**Work order**
Output the data once more, exactly as given.
═══ Records supplied ═══
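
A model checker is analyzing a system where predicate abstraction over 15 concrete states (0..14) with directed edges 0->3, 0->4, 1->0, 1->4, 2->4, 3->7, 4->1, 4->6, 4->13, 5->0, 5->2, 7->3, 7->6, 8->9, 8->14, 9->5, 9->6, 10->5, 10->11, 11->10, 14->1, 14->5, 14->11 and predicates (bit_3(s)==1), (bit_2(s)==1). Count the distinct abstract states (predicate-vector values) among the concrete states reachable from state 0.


BFS from 0:
Concrete reachable: {0, 1, 3, 4, 6, 7, 13}
Abstract via predicates (bit_3(s)==1), (bit_2(s)==1):
  (0,0) <- {0, 1, 3}
  (0,1) <- {4, 6, 7}
  (1,1) <- {13}
Distinct abstract states = 3

3


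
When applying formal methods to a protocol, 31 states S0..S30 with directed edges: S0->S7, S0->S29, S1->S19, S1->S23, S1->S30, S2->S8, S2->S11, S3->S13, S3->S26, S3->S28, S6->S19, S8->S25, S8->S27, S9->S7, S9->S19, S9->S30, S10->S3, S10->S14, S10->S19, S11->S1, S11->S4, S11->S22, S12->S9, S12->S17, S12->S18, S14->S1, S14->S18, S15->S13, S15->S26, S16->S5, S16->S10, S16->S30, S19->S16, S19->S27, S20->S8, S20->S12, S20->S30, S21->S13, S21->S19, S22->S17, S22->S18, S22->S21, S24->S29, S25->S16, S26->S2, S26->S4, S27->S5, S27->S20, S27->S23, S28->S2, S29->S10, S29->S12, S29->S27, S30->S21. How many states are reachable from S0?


BFS from S0:
  layer 0: {S0}
  layer 1: {S7, S29}
  layer 2: {S10, S12, S27}
  layer 3: {S3, S5, S9, S14, S17, S18, S19, S20, S23}
  layer 4: {S1, S8, S13, S16, S26, S28, S30}
  layer 5: {S2, S4, S21, S25}
  layer 6: {S11}
  layer 7: {S22}
Reachable set: {S0, S1, S2, S3, S4, S5, S7, S8, S9, S10, S11, S12, S13, S14, S16, S17, S18, S19, S20, S21, S22, S23, S25, S26, S27, S28, S29, S30}
Count = 28

28


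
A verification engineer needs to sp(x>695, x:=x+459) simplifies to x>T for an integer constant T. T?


Formula: sp(P, x:=E) = exists old_x. (x = E[old_x/x]) AND P[old_x/x] (old_x is the value of x before the assignment; eliminate old_x by solving x = E[old_x/x] for old_x)
Step 1: Precondition P: x>695, i.e. old_x > 695
Step 2: Assignment gives x = old_x + 459, so old_x = x - 459
Step 3: Substitute into P: x - 459 > 695
Step 4: Simplify: x > 695+459 = 1154

1154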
═══
**Output for this task**
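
A model checker is analyzing a system where predicate abstraction over 15 concrete states (0..14) with directed edges 0->3, 0->4, 1->0, 1->4, 2->4, 3->7, 4->1, 4->6, 4->13, 5->0, 5->2, 7->3, 7->6, 8->9, 8->14, 9->5, 9->6, 10->5, 10->11, 11->10, 14->1, 14->5, 14->11 and predicates (bit_3(s)==1), (bit_2(s)==1). Count the distinct abstract states (predicate-vector values) among the concrete states reachable from state 0.


BFS from 0:
Concrete reachable: {0, 1, 3, 4, 6, 7, 13}
Abstract via predicates (bit_3(s)==1), (bit_2(s)==1):
  (0,0) <- {0, 1, 3}
  (0,1) <- {4, 6, 7}
  (1,1) <- {13}
Distinct abstract states = 3

3


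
When applying formal methods to a protocol, 31 states S0..S30 with directed edges: S0->S7, S0->S29, S1->S19, S1->S23, S1->S30, S2->S8, S2->S11, S3->S13, S3->S26, S3->S28, S6->S19, S8->S25, S8->S27, S9->S7, S9->S19, S9->S30, S10->S3, S10->S14, S10->S19, S11->S1, S11->S4, S11->S22, S12->S9, S12->S17, S12->S18, S14->S1, S14->S18, S15->S13, S15->S26, S16->S5, S16->S10, S16->S30, S19->S16, S19->S27, S20->S8, S20->S12, S20->S30, S21->S13, S21->S19, S22->S17, S22->S18, S22->S21, S24->S29, S25->S16, S26->S2, S26->S4, S27->S5, S27->S20, S27->S23, S28->S2, S29->S10, S29->S12, S29->S27, S30->S21. How many states are reachable from S0?


BFS from S0:
  layer 0: {S0}
  layer 1: {S7, S29}
  layer 2: {S10, S12, S27}
  layer 3: {S3, S5, S9, S14, S17, S18, S19, S20, S23}
  layer 4: {S1, S8, S13, S16, S26, S28, S30}
  layer 5: {S2, S4, S21, S25}
  layer 6: {S11}
  layer 7: {S22}
Reachable set: {S0, S1, S2, S3, S4, S5, S7, S8, S9, S10, S11, S12, S13, S14, S16, S17, S18, S19, S20, S21, S22, S23, S25, S26, S27, S28, S29, S30}
Count = 28

28


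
A verification engineer needs to sp(x>695, x:=x+459) simplifies to x>T for an integer constant T. T?


Formula: sp(P, x:=E) = exists old_x. (x = E[old_x/x]) AND P[old_x/x] (old_x is the value of x before the assignment; eliminate old_x by solving x = E[old_x/x] for old_x)
Step 1: Precondition P: x>695, i.e. old_x > 695
Step 2: Assignment gives x = old_x + 459, so old_x = x - 459
Step 3: Substitute into P: x - 459 > 695
Step 4: Simplify: x > 695+459 = 1154

1154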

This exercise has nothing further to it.